**About this task:** Within the records below, find each line that holds the string "predict", then copy it.

(Stored items)
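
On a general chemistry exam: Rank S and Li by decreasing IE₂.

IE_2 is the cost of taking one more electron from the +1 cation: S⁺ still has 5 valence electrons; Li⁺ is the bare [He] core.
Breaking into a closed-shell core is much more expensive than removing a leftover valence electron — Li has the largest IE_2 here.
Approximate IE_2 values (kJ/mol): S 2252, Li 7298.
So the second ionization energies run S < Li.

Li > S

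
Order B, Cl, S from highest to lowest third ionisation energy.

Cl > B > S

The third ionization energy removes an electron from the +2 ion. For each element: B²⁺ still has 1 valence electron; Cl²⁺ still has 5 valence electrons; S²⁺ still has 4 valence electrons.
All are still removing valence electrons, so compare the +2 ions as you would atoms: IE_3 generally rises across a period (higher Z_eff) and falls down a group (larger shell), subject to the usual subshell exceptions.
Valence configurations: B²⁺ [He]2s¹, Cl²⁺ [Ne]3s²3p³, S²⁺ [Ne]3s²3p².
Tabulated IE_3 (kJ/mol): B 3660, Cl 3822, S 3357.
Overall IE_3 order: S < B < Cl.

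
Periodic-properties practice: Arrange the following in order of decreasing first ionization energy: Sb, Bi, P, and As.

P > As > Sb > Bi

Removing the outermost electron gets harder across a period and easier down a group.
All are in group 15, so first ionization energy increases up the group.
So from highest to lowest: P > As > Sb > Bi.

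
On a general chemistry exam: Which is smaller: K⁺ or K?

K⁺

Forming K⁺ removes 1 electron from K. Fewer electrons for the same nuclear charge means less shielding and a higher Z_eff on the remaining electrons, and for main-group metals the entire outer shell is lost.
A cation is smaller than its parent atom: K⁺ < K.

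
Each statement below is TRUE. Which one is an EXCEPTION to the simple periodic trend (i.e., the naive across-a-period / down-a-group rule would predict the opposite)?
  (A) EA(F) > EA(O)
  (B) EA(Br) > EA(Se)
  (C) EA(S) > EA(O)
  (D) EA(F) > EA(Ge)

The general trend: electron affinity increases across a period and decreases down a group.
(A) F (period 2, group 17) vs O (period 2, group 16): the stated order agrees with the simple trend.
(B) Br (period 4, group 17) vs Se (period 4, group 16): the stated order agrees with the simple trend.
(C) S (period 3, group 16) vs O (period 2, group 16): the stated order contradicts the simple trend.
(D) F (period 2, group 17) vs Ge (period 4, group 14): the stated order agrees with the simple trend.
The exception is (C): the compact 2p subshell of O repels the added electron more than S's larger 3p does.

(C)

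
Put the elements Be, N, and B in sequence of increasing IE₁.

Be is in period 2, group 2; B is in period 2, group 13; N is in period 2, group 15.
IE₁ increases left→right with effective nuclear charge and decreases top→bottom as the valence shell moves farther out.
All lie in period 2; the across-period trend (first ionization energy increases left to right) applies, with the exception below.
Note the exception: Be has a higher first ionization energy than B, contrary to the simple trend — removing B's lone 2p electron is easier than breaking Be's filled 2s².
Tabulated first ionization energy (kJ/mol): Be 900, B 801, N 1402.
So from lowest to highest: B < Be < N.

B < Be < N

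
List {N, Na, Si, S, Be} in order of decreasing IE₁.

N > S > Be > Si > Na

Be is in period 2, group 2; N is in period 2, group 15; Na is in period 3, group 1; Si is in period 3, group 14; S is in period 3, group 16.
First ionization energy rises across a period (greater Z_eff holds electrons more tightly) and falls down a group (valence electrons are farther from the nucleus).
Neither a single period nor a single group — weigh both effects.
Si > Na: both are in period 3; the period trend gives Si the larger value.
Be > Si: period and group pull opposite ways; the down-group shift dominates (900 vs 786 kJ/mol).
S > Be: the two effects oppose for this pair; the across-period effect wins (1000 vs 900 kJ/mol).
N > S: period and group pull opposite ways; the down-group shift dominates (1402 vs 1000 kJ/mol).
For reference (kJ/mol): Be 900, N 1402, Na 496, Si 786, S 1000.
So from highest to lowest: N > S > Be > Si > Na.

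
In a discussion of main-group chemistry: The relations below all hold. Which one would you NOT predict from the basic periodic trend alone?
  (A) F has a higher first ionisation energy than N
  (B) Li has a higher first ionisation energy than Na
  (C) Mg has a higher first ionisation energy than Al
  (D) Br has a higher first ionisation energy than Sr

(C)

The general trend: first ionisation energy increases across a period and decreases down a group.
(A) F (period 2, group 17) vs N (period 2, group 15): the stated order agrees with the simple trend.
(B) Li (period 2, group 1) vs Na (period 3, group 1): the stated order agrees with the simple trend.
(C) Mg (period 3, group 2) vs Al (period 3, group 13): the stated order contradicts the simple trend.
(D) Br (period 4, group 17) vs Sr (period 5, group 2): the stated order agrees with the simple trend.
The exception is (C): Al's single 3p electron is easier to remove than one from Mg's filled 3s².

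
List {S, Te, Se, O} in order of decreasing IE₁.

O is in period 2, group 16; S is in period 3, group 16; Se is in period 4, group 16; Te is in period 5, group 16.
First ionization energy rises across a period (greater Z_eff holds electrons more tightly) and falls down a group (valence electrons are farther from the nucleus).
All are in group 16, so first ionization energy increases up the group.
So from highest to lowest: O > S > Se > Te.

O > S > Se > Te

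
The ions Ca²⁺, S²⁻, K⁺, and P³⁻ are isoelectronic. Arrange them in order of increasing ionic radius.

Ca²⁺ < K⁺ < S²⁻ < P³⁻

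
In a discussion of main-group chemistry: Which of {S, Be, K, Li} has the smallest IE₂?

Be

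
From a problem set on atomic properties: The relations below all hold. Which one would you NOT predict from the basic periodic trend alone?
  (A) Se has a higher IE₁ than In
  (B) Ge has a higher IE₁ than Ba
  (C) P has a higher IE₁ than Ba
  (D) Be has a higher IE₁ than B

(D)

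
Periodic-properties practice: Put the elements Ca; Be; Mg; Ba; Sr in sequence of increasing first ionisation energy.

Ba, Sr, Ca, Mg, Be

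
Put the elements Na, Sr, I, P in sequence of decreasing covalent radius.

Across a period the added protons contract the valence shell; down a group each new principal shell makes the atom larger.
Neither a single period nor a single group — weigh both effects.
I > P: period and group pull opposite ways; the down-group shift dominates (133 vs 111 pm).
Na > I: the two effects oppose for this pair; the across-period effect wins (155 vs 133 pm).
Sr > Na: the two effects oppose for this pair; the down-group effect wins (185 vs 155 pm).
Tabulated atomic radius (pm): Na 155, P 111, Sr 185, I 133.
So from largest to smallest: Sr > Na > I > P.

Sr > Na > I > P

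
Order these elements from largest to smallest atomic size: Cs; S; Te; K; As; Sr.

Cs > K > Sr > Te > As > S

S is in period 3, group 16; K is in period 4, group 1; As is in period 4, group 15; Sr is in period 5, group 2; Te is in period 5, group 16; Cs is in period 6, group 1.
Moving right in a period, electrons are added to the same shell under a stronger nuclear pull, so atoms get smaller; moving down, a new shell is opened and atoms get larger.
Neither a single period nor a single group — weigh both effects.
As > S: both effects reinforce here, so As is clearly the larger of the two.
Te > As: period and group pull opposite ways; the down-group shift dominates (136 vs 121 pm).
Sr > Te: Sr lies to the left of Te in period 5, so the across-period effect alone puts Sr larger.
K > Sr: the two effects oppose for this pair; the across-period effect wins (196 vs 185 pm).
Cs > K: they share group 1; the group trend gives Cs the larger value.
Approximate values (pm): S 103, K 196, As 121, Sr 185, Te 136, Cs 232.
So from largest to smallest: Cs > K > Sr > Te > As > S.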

**Task output:**
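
Each statement below is TRUE. Which one is an EXCEPTION to the simple periodic trend (i.e., the naive across-a-period / down-a-group rule would predict the opposite)?
In a discussion of main-group chemistry: The relations below all hold. Which one would you NOT predict from the basic periodic trend alone?
From a problem set on atomic properties: The relations below all hold. Which one would you NOT predict from the basic periodic trend alone?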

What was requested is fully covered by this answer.